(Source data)
===

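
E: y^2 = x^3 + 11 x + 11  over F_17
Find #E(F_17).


For each x in F_17, count y with y^2 = x^3 + 11 x + 11 mod 17:
  x = 4: RHS = 0, y in [0]  -> 1 point(s)
  x = 5: RHS = 4, y in [2, 15]  -> 2 point(s)
  x = 6: RHS = 4, y in [2, 15]  -> 2 point(s)
  x = 8: RHS = 16, y in [4, 13]  -> 2 point(s)
  x = 10: RHS = 16, y in [4, 13]  -> 2 point(s)
  x = 11: RHS = 1, y in [1, 16]  -> 2 point(s)
  x = 12: RHS = 1, y in [1, 16]  -> 2 point(s)
  x = 14: RHS = 2, y in [6, 11]  -> 2 point(s)
  x = 15: RHS = 15, y in [7, 10]  -> 2 point(s)
  x = 16: RHS = 16, y in [4, 13]  -> 2 point(s)
Affine points: 19. Add the point at infinity: total = 20.

#E(F_17) = 20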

===

*PROBLEM REQUIREMENTS*
Your response should consist of the records, printed exactly.

*OUTPUT OF THE TASK*
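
E: y^2 = x^3 + 11 x + 11  over F_17
Find #E(F_17).


For each x in F_17, count y with y^2 = x^3 + 11 x + 11 mod 17:
  x = 4: RHS = 0, y in [0]  -> 1 point(s)
  x = 5: RHS = 4, y in [2, 15]  -> 2 point(s)
  x = 6: RHS = 4, y in [2, 15]  -> 2 point(s)
  x = 8: RHS = 16, y in [4, 13]  -> 2 point(s)
  x = 10: RHS = 16, y in [4, 13]  -> 2 point(s)
  x = 11: RHS = 1, y in [1, 16]  -> 2 point(s)
  x = 12: RHS = 1, y in [1, 16]  -> 2 point(s)
  x = 14: RHS = 2, y in [6, 11]  -> 2 point(s)
  x = 15: RHS = 15, y in [7, 10]  -> 2 point(s)
  x = 16: RHS = 16, y in [4, 13]  -> 2 point(s)
Affine points: 19. Add the point at infinity: total = 20.

#E(F_17) = 20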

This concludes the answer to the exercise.